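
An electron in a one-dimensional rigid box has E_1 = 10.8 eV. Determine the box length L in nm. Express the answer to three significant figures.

L = 0.187 nm

From E_n = n²h²/(8m_eL²), L = n·h/√(8m_eE_n).
E_1 = 10.8 eV = 1.730×10^-18 J, so L = 1·6.626×10^-34/√(8·9.109×10^-31·1.730×10^-18) = 1.87×10^-10 m = 0.187 nm.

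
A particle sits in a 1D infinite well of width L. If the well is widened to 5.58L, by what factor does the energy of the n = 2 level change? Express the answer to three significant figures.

0.0321

E_n ∝ 1/L², so the energy scales by 1/5.58² = 0.0321.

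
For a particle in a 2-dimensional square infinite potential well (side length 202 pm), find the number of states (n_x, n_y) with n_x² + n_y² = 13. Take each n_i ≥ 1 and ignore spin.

The level has n_x² + n_y² = 13. The ordered positive-integer solutions are (2, 3), (3, 2).
That gives 2 states.

degeneracy = 2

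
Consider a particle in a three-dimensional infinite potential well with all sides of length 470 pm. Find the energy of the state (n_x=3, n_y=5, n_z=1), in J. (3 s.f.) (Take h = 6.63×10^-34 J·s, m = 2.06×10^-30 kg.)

For a 3D rectangular well E = (h²/8m)·Σ n_i²/L_i² = (6.63×10^-34)²/(8·2.06×10^-30) · [3²/(470 pm)² + 5²/(470 pm)² + 1²/(470 pm)²].
Evaluating gives E = 4.23×10^-18 J.

E = 4.23×10^-18 J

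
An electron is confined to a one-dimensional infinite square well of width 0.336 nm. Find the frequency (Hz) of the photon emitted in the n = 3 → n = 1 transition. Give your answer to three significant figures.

f = 6.44×10^15 Hz

E_1 = h²/(8m_eL²) = 5.337×10^-19 J and ΔE = (3² − 1²)E_1 = 4.270×10^-18 J.
f = ΔE/h = 4.270×10^-18/6.626×10^-34 = 6.44×10^15 Hz.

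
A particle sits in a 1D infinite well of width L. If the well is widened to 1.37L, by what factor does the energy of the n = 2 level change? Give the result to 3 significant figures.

E_n ∝ 1/L², so the energy scales by 1/1.37² = 0.533.

0.533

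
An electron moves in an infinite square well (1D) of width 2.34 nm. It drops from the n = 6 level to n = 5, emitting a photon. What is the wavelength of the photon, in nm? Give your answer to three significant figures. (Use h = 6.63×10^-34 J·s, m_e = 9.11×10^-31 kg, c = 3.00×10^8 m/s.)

λ = 1.64×10^3 nm

E_1 = h²/(8m_eL²) = 1.102×10^-20 J, so ΔE = (6² − 5²)E_1 = 1.212×10^-19 J.
λ = hc/ΔE = (6.63×10^-34·3.00×10^8)/1.212×10^-19 = 1.64×10^-6 m = 1.64×10^3 nm.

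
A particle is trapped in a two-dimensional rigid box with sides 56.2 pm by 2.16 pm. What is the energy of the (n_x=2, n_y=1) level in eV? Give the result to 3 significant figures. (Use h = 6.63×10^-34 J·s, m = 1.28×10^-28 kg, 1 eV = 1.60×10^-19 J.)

For a 2D rectangular well E = (h²/8m)·Σ n_i²/L_i² = (6.63×10^-34)²/(8·1.28×10^-28) · [2²/(56.2 pm)² + 1²/(2.16 pm)²].
Evaluating gives E = 9.255×10^-17 J = 578 eV.

E = 578 eV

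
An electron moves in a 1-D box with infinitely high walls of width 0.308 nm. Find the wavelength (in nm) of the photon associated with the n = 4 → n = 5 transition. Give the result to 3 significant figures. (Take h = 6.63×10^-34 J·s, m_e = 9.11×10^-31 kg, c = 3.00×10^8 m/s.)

λ = 34.8 nm

E_1 = h²/(8m_eL²) = 6.358×10^-19 J, so ΔE = (5² − 4²)E_1 = 5.722×10^-18 J.
λ = hc/ΔE = (6.63×10^-34·3.00×10^8)/5.722×10^-18 = 3.48×10^-8 m = 34.8 nm.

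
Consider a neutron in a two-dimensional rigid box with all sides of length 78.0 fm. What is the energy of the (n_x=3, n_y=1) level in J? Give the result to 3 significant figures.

For a 2D rectangular well E = (h²/8m_n)·Σ n_i²/L_i² = (6.626×10^-34)²/(8·1.675×10^-27) · [3²/(78.0 fm)² + 1²/(78.0 fm)²].
Evaluating gives E = 5.39×10^-14 J.

E = 5.39×10^-14 J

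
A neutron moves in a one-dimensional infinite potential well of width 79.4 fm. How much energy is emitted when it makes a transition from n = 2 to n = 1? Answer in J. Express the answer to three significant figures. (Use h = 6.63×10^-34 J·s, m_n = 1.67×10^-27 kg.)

|ΔE| = 1.57×10^-14 J

E_1 = h²/(8m_nL²) = 5.219×10^-15 J.
|ΔE| = |2² − 1²|·E_1 = 3·5.219×10^-15 J = 1.57×10^-14 J.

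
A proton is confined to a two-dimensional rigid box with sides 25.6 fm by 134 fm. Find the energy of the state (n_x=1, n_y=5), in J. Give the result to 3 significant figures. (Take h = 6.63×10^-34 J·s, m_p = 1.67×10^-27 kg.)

E = 9.60×10^-14 J

For a 2D rectangular well E = (h²/8m_p)·Σ n_i²/L_i² = (6.63×10^-34)²/(8·1.67×10^-27) · [1²/(25.6 fm)² + 5²/(134 fm)²].
Evaluating gives E = 9.60×10^-14 J.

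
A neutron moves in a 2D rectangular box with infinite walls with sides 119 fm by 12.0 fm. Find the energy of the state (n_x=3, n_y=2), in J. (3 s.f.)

For a 2D rectangular well E = (h²/8m_n)·Σ n_i²/L_i² = (6.626×10^-34)²/(8·1.675×10^-27) · [3²/(119 fm)² + 2²/(12.0 fm)²].
Evaluating gives E = 9.31×10^-13 J.

E = 9.31×10^-13 J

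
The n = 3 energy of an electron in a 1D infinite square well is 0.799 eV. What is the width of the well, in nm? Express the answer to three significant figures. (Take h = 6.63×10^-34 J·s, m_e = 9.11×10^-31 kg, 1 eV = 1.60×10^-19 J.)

From E_n = n²h²/(8m_eL²), L = n·h/√(8m_eE_n).
E_3 = 0.799 eV = 1.278×10^-19 J, so L = 3·6.63×10^-34/√(8·9.11×10^-31·1.278×10^-19) = 2.06×10^-9 m = 2.06 nm.

L = 2.06 nm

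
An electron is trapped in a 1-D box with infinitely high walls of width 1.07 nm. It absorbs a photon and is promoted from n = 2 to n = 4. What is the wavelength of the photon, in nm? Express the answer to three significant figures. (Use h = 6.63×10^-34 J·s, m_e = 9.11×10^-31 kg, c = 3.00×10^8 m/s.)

E_1 = h²/(8m_eL²) = 5.268×10^-20 J, so ΔE = (4² − 2²)E_1 = 6.322×10^-19 J.
λ = hc/ΔE = (6.63×10^-34·3.00×10^8)/6.322×10^-19 = 3.15×10^-7 m = 315 nm.

λ = 315 nm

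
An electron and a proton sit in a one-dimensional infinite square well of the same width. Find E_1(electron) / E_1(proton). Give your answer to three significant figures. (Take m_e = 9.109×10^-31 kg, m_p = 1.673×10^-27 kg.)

1.84×10^3

E_n ∝ 1/m at fixed n and L, so the ratio is m_p/m_e = 1.673×10^-27/9.109×10^-31 = 1.84×10^3.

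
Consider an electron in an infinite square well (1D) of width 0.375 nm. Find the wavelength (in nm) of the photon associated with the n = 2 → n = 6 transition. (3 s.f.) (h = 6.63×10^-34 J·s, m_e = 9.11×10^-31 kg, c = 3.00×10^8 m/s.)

E_1 = h²/(8m_eL²) = 4.289×10^-19 J, so ΔE = (6² − 2²)E_1 = 1.372×10^-17 J.
λ = hc/ΔE = (6.63×10^-34·3.00×10^8)/1.372×10^-17 = 1.45×10^-8 m = 14.5 nm.

λ = 14.5 nm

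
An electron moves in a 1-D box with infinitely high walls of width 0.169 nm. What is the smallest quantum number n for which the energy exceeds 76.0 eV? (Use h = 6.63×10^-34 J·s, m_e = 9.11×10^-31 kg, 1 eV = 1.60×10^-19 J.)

n = 3

E_1 = h²/(8m_eL²) = 2.112×10^-18 J = 13.20 eV.
Need n² > 76.0/13.20 = 5.758, i.e. n > 2.400.
The smallest integer satisfying this is n = 3.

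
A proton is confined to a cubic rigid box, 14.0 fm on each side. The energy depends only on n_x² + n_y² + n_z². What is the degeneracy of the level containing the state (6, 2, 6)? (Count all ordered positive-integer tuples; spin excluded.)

The level has n_x² + n_y² + n_z² = 76. The ordered positive-integer solutions are (2, 6, 6), (6, 2, 6), (6, 6, 2).
That gives 3 states.

degeneracy = 3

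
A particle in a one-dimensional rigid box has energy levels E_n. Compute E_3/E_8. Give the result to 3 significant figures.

E_n ∝ n², so E_3/E_8 = 3²/8² = 9/64 = 0.141.

0.141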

#### TRY IT:
The line containing "Consider an electron" marks where to begin; the last line of the records marks where to stop. Copy both and all between, exactly.

#### EXERCISE SOLUTION:
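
Consider an electron in an infinite square well (1D) of width 0.375 nm. Find the wavelength (in nm) of the photon associated with the n = 2 → n = 6 transition. (3 s.f.) (h = 6.63×10^-34 J·s, m_e = 9.11×10^-31 kg, c = 3.00×10^8 m/s.)

E_1 = h²/(8m_eL²) = 4.289×10^-19 J, so ΔE = (6² − 2²)E_1 = 1.372×10^-17 J.
λ = hc/ΔE = (6.63×10^-34·3.00×10^8)/1.372×10^-17 = 1.45×10^-8 m = 14.5 nm.

λ = 14.5 nm

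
An electron moves in a 1-D box with infinitely high walls of width 0.169 nm. What is the smallest quantum number n for which the energy exceeds 76.0 eV? (Use h = 6.63×10^-34 J·s, m_e = 9.11×10^-31 kg, 1 eV = 1.60×10^-19 J.)

n = 3

E_1 = h²/(8m_eL²) = 2.112×10^-18 J = 13.20 eV.
Need n² > 76.0/13.20 = 5.758, i.e. n > 2.400.
The smallest integer satisfying this is n = 3.

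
A proton is confined to a cubic rigid box, 14.0 fm on each side. The energy depends only on n_x² + n_y² + n_z². What is the degeneracy of the level containing the state (6, 2, 6)? (Count all ordered positive-integer tuples; spin excluded.)

The level has n_x² + n_y² + n_z² = 76. The ordered positive-integer solutions are (2, 6, 6), (6, 2, 6), (6, 6, 2).
That gives 3 states.

degeneracy = 3

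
A particle in a one-dimensional rigid box has energy levels E_n. Compute E_3/E_8. Give the result to 3 significant figures.

E_n ∝ n², so E_3/E_8 = 3²/8² = 9/64 = 0.141.

0.141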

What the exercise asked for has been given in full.